(Collected data entries)

--- START ---

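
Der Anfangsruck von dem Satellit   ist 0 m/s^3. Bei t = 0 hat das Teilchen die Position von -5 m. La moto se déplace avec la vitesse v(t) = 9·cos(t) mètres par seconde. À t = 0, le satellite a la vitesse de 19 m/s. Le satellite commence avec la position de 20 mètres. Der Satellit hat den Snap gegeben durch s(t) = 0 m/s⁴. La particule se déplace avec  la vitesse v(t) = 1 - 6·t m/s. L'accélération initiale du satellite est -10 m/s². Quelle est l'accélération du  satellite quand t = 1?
Nous devons trouver l'intégrale de notre équation du snap s(t) = 0 2 fois. En intégrant le snap et en utilisant la condition initiale j(0) = 0, nous obtenons j(t) = 0. La primitive du jerk, avec a(0) = -10, donne l'accélération: a(t) = -10. De l'équation de l'accélération a(t) = -10, nous substituons t = 1 pour obtenir a = -10.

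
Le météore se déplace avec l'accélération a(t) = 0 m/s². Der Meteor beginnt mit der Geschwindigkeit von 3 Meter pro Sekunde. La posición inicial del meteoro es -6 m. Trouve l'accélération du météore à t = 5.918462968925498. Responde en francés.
En utilisant a(t) = 0 et en substituant t = 5.918462968925498, nous trouvons a = 0.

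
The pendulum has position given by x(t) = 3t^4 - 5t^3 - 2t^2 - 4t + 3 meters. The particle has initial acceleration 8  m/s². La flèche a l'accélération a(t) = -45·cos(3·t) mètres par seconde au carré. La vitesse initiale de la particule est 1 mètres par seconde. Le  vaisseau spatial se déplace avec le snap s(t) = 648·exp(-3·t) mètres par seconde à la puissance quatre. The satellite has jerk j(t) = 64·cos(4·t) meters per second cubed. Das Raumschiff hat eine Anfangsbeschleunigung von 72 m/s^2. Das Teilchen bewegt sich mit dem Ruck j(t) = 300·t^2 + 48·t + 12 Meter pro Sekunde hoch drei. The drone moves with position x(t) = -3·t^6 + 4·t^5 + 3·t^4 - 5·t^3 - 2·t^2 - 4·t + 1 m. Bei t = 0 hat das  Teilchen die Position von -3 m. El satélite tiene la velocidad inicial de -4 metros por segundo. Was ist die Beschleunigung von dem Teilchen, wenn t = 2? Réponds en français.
Pour résoudre ceci, nous devons prendre 1 primitive de notre équation du jerk j(t) = 300·t^2 + 48·t + 12. En intégrant le jerk et en utilisant la condition initiale a(0) = 8, nous obtenons a(t) = 100·t^3 + 24·t^2 + 12·t + 8. En utilisant a(t) = 100·t^3 + 24·t^2 + 12·t + 8 et en substituant t = 2, nous trouvons a = 928.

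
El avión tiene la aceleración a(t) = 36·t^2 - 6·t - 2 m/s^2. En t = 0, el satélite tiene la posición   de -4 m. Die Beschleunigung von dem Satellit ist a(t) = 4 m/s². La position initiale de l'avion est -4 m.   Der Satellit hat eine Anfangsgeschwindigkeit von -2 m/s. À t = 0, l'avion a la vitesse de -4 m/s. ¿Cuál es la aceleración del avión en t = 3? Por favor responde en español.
Tenemos la aceleración a(t) = 36·t^2 - 6·t - 2. Sustituyendo t = 3: a(3) = 304.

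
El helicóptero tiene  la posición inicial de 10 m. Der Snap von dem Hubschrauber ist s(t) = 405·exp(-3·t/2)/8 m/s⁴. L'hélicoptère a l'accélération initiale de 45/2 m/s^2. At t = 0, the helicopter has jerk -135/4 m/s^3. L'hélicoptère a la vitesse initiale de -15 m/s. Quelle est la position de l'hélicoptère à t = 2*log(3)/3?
Pour résoudre ceci, nous devons prendre 4 intégrales de notre équation du snap s(t) = 405·exp(-3·t/2)/8. En intégrant le snap et en utilisant la condition initiale j(0) = -135/4, nous obtenons j(t) = -135·exp(-3·t/2)/4. En prenant ∫j(t)dt et en appliquant a(0) = 45/2, nous trouvons a(t) = 45·exp(-3·t/2)/2. En intégrant l'accélération et en utilisant la condition initiale v(0) = -15, nous obtenons v(t) = -15·exp(-3·t/2). La primitive de la vitesse est la position. En utilisant x(0) = 10, nous obtenons x(t) = 10·exp(-3·t/2). Nous avons la position x(t) = 10·exp(-3·t/2). En substituant t = 2*log(3)/3: x(2*log(3)/3) = 10/3.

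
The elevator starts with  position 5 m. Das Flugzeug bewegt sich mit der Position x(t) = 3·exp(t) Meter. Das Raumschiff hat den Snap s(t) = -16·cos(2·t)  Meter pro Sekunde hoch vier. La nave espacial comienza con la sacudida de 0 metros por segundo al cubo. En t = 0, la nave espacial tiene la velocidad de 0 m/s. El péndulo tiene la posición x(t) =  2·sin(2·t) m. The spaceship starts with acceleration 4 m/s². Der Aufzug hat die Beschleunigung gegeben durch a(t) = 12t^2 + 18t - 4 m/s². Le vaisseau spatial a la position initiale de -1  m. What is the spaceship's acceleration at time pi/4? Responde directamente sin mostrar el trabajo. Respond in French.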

--- END ---

- [Aim of the exercise]: A word-for-word transcription of all the data is needed.

- [Solution to the exercise]:
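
Der Anfangsruck von dem Satellit   ist 0 m/s^3. Bei t = 0 hat das Teilchen die Position von -5 m. La moto se déplace avec la vitesse v(t) = 9·cos(t) mètres par seconde. À t = 0, le satellite a la vitesse de 19 m/s. Le satellite commence avec la position de 20 mètres. Der Satellit hat den Snap gegeben durch s(t) = 0 m/s⁴. La particule se déplace avec  la vitesse v(t) = 1 - 6·t m/s. L'accélération initiale du satellite est -10 m/s². Quelle est l'accélération du  satellite quand t = 1?
Nous devons trouver l'intégrale de notre équation du snap s(t) = 0 2 fois. En intégrant le snap et en utilisant la condition initiale j(0) = 0, nous obtenons j(t) = 0. La primitive du jerk, avec a(0) = -10, donne l'accélération: a(t) = -10. De l'équation de l'accélération a(t) = -10, nous substituons t = 1 pour obtenir a = -10.

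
Le météore se déplace avec l'accélération a(t) = 0 m/s². Der Meteor beginnt mit der Geschwindigkeit von 3 Meter pro Sekunde. La posición inicial del meteoro es -6 m. Trouve l'accélération du météore à t = 5.918462968925498. Responde en francés.
En utilisant a(t) = 0 et en substituant t = 5.918462968925498, nous trouvons a = 0.

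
The pendulum has position given by x(t) = 3t^4 - 5t^3 - 2t^2 - 4t + 3 meters. The particle has initial acceleration 8  m/s². La flèche a l'accélération a(t) = -45·cos(3·t) mètres par seconde au carré. La vitesse initiale de la particule est 1 mètres par seconde. Le  vaisseau spatial se déplace avec le snap s(t) = 648·exp(-3·t) mètres par seconde à la puissance quatre. The satellite has jerk j(t) = 64·cos(4·t) meters per second cubed. Das Raumschiff hat eine Anfangsbeschleunigung von 72 m/s^2. Das Teilchen bewegt sich mit dem Ruck j(t) = 300·t^2 + 48·t + 12 Meter pro Sekunde hoch drei. The drone moves with position x(t) = -3·t^6 + 4·t^5 + 3·t^4 - 5·t^3 - 2·t^2 - 4·t + 1 m. Bei t = 0 hat das  Teilchen die Position von -3 m. El satélite tiene la velocidad inicial de -4 metros por segundo. Was ist die Beschleunigung von dem Teilchen, wenn t = 2? Réponds en français.
Pour résoudre ceci, nous devons prendre 1 primitive de notre équation du jerk j(t) = 300·t^2 + 48·t + 12. En intégrant le jerk et en utilisant la condition initiale a(0) = 8, nous obtenons a(t) = 100·t^3 + 24·t^2 + 12·t + 8. En utilisant a(t) = 100·t^3 + 24·t^2 + 12·t + 8 et en substituant t = 2, nous trouvons a = 928.

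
El avión tiene la aceleración a(t) = 36·t^2 - 6·t - 2 m/s^2. En t = 0, el satélite tiene la posición   de -4 m. Die Beschleunigung von dem Satellit ist a(t) = 4 m/s². La position initiale de l'avion est -4 m.   Der Satellit hat eine Anfangsgeschwindigkeit von -2 m/s. À t = 0, l'avion a la vitesse de -4 m/s. ¿Cuál es la aceleración del avión en t = 3? Por favor responde en español.
Tenemos la aceleración a(t) = 36·t^2 - 6·t - 2. Sustituyendo t = 3: a(3) = 304.

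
El helicóptero tiene  la posición inicial de 10 m. Der Snap von dem Hubschrauber ist s(t) = 405·exp(-3·t/2)/8 m/s⁴. L'hélicoptère a l'accélération initiale de 45/2 m/s^2. At t = 0, the helicopter has jerk -135/4 m/s^3. L'hélicoptère a la vitesse initiale de -15 m/s. Quelle est la position de l'hélicoptère à t = 2*log(3)/3?
Pour résoudre ceci, nous devons prendre 4 intégrales de notre équation du snap s(t) = 405·exp(-3·t/2)/8. En intégrant le snap et en utilisant la condition initiale j(0) = -135/4, nous obtenons j(t) = -135·exp(-3·t/2)/4. En prenant ∫j(t)dt et en appliquant a(0) = 45/2, nous trouvons a(t) = 45·exp(-3·t/2)/2. En intégrant l'accélération et en utilisant la condition initiale v(0) = -15, nous obtenons v(t) = -15·exp(-3·t/2). La primitive de la vitesse est la position. En utilisant x(0) = 10, nous obtenons x(t) = 10·exp(-3·t/2). Nous avons la position x(t) = 10·exp(-3·t/2). En substituant t = 2*log(3)/3: x(2*log(3)/3) = 10/3.

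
The elevator starts with  position 5 m. Das Flugzeug bewegt sich mit der Position x(t) = 3·exp(t) Meter. Das Raumschiff hat den Snap s(t) = -16·cos(2·t)  Meter pro Sekunde hoch vier. La nave espacial comienza con la sacudida de 0 metros por segundo al cubo. En t = 0, la nave espacial tiene la velocidad de 0 m/s. El péndulo tiene la posición x(t) =  2·sin(2·t) m. The spaceship starts with acceleration 4 m/s². Der Aufzug hat die Beschleunigung gegeben durch a(t) = 12t^2 + 18t - 4 m/s². Le vaisseau spatial a la position initiale de -1  m. What is the spaceship's acceleration at time pi/4? Responde directamente sin mostrar el trabajo. Respond in French.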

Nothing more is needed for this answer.